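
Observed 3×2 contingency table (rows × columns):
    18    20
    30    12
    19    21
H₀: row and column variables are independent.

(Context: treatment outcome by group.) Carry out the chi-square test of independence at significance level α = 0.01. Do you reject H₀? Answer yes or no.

reject H₀: no

Row totals [38, 42, 40], col totals [67, 53], n=120
χ² = (18−21.22)²/21.22 + (20−16.78)²/16.78 + (30−23.45)²/23.45 + (12−18.55)²/18.55 + (19−22.33)²/22.33 + (21−17.67)²/17.67 = 6.3730
df = 2
p-value (upper-tail) = 0.04132
At α=0.01: p ≥ α → fail to reject H₀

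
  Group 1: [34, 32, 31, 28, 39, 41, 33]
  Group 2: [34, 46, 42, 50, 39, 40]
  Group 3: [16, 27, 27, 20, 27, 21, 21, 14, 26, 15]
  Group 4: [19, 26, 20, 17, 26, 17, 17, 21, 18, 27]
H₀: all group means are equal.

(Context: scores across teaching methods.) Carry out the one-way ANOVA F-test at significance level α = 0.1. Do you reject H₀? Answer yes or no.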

------------

**Work item**
Until the last line is reached, keep transcribing the data exactly.

**Output**
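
Observed 3×2 contingency table (rows × columns):
    18    20
    30    12
    19    21
H₀: row and column variables are independent.

(Context: treatment outcome by group.) Carry out the chi-square test of independence at significance level α = 0.01. Do you reject H₀? Answer yes or no.

reject H₀: no

Row totals [38, 42, 40], col totals [67, 53], n=120
χ² = (18−21.22)²/21.22 + (20−16.78)²/16.78 + (30−23.45)²/23.45 + (12−18.55)²/18.55 + (19−22.33)²/22.33 + (21−17.67)²/17.67 = 6.3730
df = 2
p-value (upper-tail) = 0.04132
At α=0.01: p ≥ α → fail to reject H₀

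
  Group 1: [34, 32, 31, 28, 39, 41, 33]
  Group 2: [34, 46, 42, 50, 39, 40]
  Group 3: [16, 27, 27, 20, 27, 21, 21, 14, 26, 15]
  Group 4: [19, 26, 20, 17, 26, 17, 17, 21, 18, 27]
H₀: all group means are equal.

(Context: scores across teaching methods.) Carry out the one-way ANOVA F-test at significance level α = 0.1. Do you reject H₀? Answer yes or no.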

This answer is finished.